What is expected: Repeat the lines below exactly as written, please, from the line with "T6: Harbour, West End, Lakeshore" to the line with "T9: Old Town, Hilltop", both lines included, and no others.

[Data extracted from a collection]
= = = =
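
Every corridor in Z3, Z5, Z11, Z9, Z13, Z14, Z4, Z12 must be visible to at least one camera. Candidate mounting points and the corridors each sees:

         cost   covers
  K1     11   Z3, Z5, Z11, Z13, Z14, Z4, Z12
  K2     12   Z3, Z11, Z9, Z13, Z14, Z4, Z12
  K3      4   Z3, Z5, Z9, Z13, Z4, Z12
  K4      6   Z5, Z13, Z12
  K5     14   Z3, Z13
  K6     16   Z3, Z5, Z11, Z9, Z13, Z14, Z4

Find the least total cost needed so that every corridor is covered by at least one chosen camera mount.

K1, K3 cover every corridor at cost 11 + 4 = 15.
Any cover uses at least 2 camera mounts; among all covering selections none totals below 15.

15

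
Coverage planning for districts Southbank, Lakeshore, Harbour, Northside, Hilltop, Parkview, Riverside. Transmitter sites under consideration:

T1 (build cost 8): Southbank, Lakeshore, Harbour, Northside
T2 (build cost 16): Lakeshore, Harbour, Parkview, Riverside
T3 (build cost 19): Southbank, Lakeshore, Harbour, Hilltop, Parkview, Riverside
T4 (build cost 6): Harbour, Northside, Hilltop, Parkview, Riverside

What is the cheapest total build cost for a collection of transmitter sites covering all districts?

T1, T4 cover every district at build cost 8 + 6 = 14.
Any cover uses at least 2 transmitter sites; among all covering selections none totals below 14.

14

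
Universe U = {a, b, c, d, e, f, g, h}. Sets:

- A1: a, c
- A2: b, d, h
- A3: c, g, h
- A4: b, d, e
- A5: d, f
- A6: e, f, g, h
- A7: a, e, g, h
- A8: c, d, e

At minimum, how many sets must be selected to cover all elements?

3

A1, A2, A6 together cover {a, b, c, d, e, f, g, h} — every element.
No 2 of the 8 sets cover everything (all 28 pairs fall short), so 3 is minimum.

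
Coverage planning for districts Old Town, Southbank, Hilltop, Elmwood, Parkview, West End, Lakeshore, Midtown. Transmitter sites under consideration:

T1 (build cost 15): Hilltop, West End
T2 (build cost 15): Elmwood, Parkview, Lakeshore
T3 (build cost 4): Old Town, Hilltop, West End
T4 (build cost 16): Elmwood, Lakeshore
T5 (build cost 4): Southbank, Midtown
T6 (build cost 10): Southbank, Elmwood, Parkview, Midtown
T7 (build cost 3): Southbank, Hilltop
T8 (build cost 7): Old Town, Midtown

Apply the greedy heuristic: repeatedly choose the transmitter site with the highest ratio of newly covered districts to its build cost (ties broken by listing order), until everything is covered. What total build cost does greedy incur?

23

Pick 1: T3 adds 3 new (Old Town, Hilltop, West End) at build cost 4 (ratio 3/4).
Pick 2: T5 adds 2 new (Southbank, Midtown) at build cost 4 (ratio 2/4).
Pick 3: T2 adds 3 new (Elmwood, Parkview, Lakeshore) at build cost 15 (ratio 3/15).
Greedy total build cost: 4 + 4 + 15 = 23.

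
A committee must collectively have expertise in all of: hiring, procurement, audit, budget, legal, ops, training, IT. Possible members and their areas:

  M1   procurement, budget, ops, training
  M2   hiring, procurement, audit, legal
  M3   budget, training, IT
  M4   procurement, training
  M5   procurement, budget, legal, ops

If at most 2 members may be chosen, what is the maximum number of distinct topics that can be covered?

7

Choosing M1, M2 covers {hiring, procurement, audit, budget, legal, ops, training} — 7 topics.
No choice of 2 members does better; here IT is left uncovered.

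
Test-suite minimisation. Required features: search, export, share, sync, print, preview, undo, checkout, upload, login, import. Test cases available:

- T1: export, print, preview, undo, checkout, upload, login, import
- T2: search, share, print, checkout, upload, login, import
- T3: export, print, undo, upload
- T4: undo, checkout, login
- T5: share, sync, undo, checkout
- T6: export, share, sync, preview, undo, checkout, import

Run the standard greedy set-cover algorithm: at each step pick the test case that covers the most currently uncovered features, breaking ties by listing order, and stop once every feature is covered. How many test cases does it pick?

3

Pick 1: T1 covers 8 new features (export, print, preview, undo, checkout, upload, login, import).
Pick 2: T2 covers 2 new features (search, share).
Pick 3: T5 covers 1 new features (sync).
Greedy uses 3 test cases. (The true minimum is 2.)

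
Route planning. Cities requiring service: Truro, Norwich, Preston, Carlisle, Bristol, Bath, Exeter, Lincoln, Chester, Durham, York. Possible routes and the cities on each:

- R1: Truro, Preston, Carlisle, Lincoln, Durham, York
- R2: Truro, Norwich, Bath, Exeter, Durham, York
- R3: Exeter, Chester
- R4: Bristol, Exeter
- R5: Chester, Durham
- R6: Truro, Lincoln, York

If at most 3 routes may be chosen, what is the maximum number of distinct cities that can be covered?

Choosing R1, R2, R3 covers {Truro, Norwich, Preston, Carlisle, Bath, Exeter, Lincoln, Chester, Durham, York} — 10 cities.
No choice of 3 routes does better; here Bristol is left uncovered.

10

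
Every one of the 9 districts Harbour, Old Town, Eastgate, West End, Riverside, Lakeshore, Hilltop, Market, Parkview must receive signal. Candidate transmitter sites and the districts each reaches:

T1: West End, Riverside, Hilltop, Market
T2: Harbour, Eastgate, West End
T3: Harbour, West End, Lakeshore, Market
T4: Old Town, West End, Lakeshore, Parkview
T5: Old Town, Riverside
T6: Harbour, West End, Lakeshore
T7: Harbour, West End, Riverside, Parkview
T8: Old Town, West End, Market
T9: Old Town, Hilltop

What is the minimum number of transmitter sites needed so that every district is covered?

T1, T2, T4 together cover {Harbour, Old Town, Eastgate, West End, Riverside, Lakeshore, Hilltop, Market, Parkview} — every district.
No 2 of the 9 transmitter sites cover everything (all 36 pairs fall short), so 3 is minimum.

3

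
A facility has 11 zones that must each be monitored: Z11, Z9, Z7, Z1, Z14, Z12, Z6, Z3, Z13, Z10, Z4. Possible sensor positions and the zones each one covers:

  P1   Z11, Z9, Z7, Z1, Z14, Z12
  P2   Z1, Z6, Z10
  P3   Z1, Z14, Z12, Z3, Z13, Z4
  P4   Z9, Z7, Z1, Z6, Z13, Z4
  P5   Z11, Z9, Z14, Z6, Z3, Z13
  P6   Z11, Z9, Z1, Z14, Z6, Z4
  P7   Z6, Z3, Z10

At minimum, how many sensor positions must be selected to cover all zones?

P1, P2, P3 together cover {Z11, Z9, Z7, Z1, Z14, Z12, Z6, Z3, Z13, Z10, Z4} — every zone.
No 2 of the 7 sensor positions cover everything (all 21 pairs fall short), so 3 is minimum.

3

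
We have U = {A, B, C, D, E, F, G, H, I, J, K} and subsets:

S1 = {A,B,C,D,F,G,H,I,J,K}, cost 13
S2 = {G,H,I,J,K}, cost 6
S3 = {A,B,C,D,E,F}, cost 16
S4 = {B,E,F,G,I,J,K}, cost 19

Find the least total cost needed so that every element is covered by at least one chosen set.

S2, S3 cover every element at cost 6 + 16 = 22.
Any cover uses at least 2 sets; among all covering selections none totals below 22.
Greedy by coverage-per-cost would pick S2, S1, S3 for 35 — worse than the optimum 22.

22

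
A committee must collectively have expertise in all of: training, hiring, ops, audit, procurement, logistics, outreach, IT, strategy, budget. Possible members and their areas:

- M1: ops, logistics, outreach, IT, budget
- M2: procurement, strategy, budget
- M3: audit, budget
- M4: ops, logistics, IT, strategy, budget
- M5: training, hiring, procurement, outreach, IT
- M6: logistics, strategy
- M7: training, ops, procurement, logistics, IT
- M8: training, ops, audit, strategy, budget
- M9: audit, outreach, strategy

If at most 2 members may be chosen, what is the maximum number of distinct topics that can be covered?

Choosing M4, M5 covers {training, hiring, ops, procurement, logistics, outreach, IT, strategy, budget} — 9 topics.
No choice of 2 members does better; here audit is left uncovered.

9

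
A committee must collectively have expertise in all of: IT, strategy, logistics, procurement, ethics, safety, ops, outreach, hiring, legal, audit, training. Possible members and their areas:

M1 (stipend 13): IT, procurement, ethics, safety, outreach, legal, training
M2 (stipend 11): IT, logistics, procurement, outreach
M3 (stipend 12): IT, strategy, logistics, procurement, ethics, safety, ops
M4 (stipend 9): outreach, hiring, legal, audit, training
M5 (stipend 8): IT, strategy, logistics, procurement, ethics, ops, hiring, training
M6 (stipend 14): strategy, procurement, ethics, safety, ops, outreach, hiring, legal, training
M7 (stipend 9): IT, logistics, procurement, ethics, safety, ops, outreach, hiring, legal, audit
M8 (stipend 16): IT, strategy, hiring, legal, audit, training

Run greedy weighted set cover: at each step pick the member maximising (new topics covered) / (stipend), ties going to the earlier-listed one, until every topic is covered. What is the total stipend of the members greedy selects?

Pick 1: M7 adds 10 new (IT, logistics, procurement, ethics, safety, ops, outreach, hiring, legal, audit) at stipend 9 (ratio 10/9).
Pick 2: M5 adds 2 new (strategy, training) at stipend 8 (ratio 2/8).
Greedy total stipend: 9 + 8 = 17.

17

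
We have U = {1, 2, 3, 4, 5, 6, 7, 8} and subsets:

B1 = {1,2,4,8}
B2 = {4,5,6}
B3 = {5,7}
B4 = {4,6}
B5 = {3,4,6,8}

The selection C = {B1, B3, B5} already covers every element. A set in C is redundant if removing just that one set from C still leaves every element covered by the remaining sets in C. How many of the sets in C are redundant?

0

Drop B1: 1, 2 uncovered — not redundant.
Drop B3: 5, 7 uncovered — not redundant.
Drop B5: 3, 6 uncovered — not redundant.
None of the sets in C is redundant.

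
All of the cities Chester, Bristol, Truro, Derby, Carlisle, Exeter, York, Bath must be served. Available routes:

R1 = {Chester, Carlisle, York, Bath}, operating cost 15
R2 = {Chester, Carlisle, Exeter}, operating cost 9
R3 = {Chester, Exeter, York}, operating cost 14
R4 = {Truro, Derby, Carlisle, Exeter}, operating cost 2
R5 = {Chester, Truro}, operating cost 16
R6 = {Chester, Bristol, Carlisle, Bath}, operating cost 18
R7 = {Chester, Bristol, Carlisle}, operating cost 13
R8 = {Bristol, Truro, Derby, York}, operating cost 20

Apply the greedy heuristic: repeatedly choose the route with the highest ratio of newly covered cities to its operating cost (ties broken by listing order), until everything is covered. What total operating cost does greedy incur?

30

Pick 1: R4 adds 4 new (Truro, Derby, Carlisle, Exeter) at operating cost 2 (ratio 4/2).
Pick 2: R1 adds 3 new (Chester, York, Bath) at operating cost 15 (ratio 3/15).
Pick 3: R7 adds 1 new (Bristol) at operating cost 13 (ratio 1/13).
Greedy total operating cost: 2 + 15 + 13 = 30.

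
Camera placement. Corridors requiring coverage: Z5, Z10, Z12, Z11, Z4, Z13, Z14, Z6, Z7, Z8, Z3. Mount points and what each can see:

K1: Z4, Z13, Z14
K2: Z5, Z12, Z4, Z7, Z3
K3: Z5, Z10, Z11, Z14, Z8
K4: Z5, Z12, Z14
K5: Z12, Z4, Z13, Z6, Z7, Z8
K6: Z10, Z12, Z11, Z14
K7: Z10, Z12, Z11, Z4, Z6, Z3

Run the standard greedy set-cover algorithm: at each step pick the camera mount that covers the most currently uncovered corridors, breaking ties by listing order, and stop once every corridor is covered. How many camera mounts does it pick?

Pick 1: K5 covers 6 new corridors (Z12, Z4, Z13, Z6, Z7, Z8).
Pick 2: K3 covers 4 new corridors (Z5, Z10, Z11, Z14).
Pick 3: K2 covers 1 new corridors (Z3).
Greedy uses 3 camera mounts.

3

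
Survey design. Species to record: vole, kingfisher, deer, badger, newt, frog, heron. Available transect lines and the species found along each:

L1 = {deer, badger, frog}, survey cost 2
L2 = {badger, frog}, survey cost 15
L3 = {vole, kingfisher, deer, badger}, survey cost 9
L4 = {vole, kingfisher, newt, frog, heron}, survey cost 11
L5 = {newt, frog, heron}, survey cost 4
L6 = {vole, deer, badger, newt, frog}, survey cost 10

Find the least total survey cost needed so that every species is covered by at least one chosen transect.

13

L1, L4 cover every species at survey cost 2 + 11 = 13.
Any cover uses at least 2 transects; among all covering selections none totals below 13.
Greedy by coverage-per-survey cost would pick L1, L5, L3 for 15 — worse than the optimum 13.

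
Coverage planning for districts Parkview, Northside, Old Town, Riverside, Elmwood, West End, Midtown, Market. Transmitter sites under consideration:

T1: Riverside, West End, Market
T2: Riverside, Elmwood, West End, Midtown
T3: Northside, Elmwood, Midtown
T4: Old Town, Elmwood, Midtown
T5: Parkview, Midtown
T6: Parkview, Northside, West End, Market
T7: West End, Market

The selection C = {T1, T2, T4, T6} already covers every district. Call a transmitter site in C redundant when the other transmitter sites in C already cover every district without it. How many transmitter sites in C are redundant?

Drop T1: the rest still cover every district — redundant.
Drop T2: the rest still cover every district — redundant.
Drop T4: Old Town uncovered — not redundant.
Drop T6: Parkview, Northside uncovered — not redundant.
2 redundant: T1, T2.

2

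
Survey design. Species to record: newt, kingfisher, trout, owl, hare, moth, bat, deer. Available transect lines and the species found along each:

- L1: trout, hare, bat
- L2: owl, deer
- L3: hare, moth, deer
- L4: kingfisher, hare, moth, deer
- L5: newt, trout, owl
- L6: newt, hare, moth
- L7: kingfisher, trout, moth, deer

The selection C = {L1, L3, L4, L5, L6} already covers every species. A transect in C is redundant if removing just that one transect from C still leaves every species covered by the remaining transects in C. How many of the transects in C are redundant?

Drop L1: bat uncovered — not redundant.
Drop L3: the rest still cover every species — redundant.
Drop L4: kingfisher uncovered — not redundant.
Drop L5: owl uncovered — not redundant.
Drop L6: the rest still cover every species — redundant.
2 redundant: L3, L6.

2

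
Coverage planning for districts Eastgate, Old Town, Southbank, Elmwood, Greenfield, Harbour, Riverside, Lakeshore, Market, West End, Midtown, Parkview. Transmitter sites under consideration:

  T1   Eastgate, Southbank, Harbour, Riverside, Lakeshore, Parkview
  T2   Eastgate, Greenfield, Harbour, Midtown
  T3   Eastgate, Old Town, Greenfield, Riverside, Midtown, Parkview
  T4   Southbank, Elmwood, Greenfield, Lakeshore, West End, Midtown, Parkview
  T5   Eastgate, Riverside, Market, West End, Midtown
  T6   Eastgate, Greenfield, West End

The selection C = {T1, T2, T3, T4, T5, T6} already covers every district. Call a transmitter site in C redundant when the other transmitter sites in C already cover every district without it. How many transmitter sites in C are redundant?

Drop T1: the rest still cover every district — redundant.
Drop T2: the rest still cover every district — redundant.
Drop T3: Old Town uncovered — not redundant.
Drop T4: Elmwood uncovered — not redundant.
Drop T5: Market uncovered — not redundant.
Drop T6: the rest still cover every district — redundant.
3 redundant: T1, T2, T6.

3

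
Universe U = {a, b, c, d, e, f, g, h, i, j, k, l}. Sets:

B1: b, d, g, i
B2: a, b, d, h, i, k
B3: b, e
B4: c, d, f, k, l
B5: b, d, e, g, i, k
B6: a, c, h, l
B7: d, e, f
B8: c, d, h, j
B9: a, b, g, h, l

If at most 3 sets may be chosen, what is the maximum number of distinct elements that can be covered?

11

Choosing B2, B4, B5 covers {a, b, c, d, e, f, g, h, i, k, l} — 11 elements.
No choice of 3 sets does better; here j is left uncovered.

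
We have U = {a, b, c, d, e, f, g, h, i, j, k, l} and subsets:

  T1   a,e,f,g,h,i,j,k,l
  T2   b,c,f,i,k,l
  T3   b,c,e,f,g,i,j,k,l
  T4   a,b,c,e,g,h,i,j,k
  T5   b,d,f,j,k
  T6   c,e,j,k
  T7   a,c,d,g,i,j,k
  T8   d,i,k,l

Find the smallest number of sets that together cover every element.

3

T1, T2, T5 together cover {a, b, c, d, e, f, g, h, i, j, k, l} — every element.
No 2 of the 8 sets cover everything (all 28 pairs fall short), so 3 is minimum.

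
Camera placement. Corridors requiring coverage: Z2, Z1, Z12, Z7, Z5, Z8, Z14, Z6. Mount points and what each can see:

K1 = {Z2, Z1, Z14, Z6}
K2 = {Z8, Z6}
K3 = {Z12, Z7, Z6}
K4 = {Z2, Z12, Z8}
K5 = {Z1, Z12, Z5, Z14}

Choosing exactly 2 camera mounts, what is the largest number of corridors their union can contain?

6

Choosing K1, K3 covers {Z2, Z1, Z12, Z7, Z14, Z6} — 6 corridors.
No choice of 2 camera mounts does better; here Z5, Z8 are left uncovered.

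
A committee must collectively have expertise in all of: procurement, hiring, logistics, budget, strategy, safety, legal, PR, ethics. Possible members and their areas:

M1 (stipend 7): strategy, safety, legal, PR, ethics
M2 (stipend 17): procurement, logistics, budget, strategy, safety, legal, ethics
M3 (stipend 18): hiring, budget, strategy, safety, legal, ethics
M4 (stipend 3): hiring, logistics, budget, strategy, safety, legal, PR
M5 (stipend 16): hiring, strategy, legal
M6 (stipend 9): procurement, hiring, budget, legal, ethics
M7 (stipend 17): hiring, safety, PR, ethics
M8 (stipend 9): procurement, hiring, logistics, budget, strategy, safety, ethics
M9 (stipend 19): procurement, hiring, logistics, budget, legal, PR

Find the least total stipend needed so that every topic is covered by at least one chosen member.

12

M4, M6 cover every topic at stipend 3 + 9 = 12.
Any cover uses at least 2 members; among all covering selections none totals below 12.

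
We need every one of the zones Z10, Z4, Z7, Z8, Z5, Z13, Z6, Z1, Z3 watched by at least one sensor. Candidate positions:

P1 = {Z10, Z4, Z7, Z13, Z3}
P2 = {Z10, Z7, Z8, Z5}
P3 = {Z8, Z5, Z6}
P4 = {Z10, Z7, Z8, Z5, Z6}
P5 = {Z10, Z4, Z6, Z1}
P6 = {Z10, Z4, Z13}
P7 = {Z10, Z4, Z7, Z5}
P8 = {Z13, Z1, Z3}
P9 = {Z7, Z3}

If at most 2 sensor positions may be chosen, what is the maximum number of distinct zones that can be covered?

8

Choosing P1, P3 covers {Z10, Z4, Z7, Z8, Z5, Z13, Z6, Z3} — 8 zones.
No choice of 2 sensor positions does better; here Z1 is left uncovered.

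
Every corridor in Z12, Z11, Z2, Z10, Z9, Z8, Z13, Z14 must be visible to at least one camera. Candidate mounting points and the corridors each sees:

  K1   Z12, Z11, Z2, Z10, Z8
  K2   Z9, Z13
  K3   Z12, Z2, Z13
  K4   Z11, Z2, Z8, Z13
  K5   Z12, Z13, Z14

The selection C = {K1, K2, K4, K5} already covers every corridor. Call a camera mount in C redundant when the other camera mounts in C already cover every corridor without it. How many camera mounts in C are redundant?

1

Drop K1: Z10 uncovered — not redundant.
Drop K2: Z9 uncovered — not redundant.
Drop K4: the rest still cover every corridor — redundant.
Drop K5: Z14 uncovered — not redundant.
1 redundant: K4.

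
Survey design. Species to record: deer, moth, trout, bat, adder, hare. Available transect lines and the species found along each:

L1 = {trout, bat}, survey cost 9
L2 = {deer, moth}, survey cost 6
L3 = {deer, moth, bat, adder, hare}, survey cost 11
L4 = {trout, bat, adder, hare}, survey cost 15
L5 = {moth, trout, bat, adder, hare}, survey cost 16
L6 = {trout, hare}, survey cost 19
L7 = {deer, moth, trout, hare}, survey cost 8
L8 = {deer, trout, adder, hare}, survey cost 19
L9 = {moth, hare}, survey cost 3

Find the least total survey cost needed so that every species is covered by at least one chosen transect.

L3, L7 cover every species at survey cost 11 + 8 = 19.
Any cover uses at least 2 transects; among all covering selections none totals below 19.
Greedy by coverage-per-survey cost would pick L9, L3, L7 for 22 — worse than the optimum 19.

19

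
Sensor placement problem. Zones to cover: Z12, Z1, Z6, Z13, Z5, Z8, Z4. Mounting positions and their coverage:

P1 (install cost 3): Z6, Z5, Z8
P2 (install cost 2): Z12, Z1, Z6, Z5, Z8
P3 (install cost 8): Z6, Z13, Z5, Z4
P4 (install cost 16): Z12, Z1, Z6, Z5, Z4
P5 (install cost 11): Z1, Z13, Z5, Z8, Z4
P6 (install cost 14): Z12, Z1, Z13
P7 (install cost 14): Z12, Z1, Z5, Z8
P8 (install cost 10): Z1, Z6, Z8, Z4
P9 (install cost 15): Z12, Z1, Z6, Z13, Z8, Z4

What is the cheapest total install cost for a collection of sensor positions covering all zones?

P2, P3 cover every zone at install cost 2 + 8 = 10.
Any cover uses at least 2 sensor positions; among all covering selections none totals below 10.

10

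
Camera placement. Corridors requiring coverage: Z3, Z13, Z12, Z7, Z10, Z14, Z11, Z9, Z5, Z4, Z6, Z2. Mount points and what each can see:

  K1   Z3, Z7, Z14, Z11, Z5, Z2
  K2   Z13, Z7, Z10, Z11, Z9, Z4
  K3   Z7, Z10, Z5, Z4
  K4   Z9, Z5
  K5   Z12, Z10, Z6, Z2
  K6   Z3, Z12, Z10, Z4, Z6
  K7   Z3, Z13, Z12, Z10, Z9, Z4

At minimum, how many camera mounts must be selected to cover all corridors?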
= = = =
Response to the exercise:
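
T6: Harbour, West End, Lakeshore
T7: Harbour, West End, Riverside, Parkview
T8: Old Town, West End, Market
T9: Old Town, Hilltop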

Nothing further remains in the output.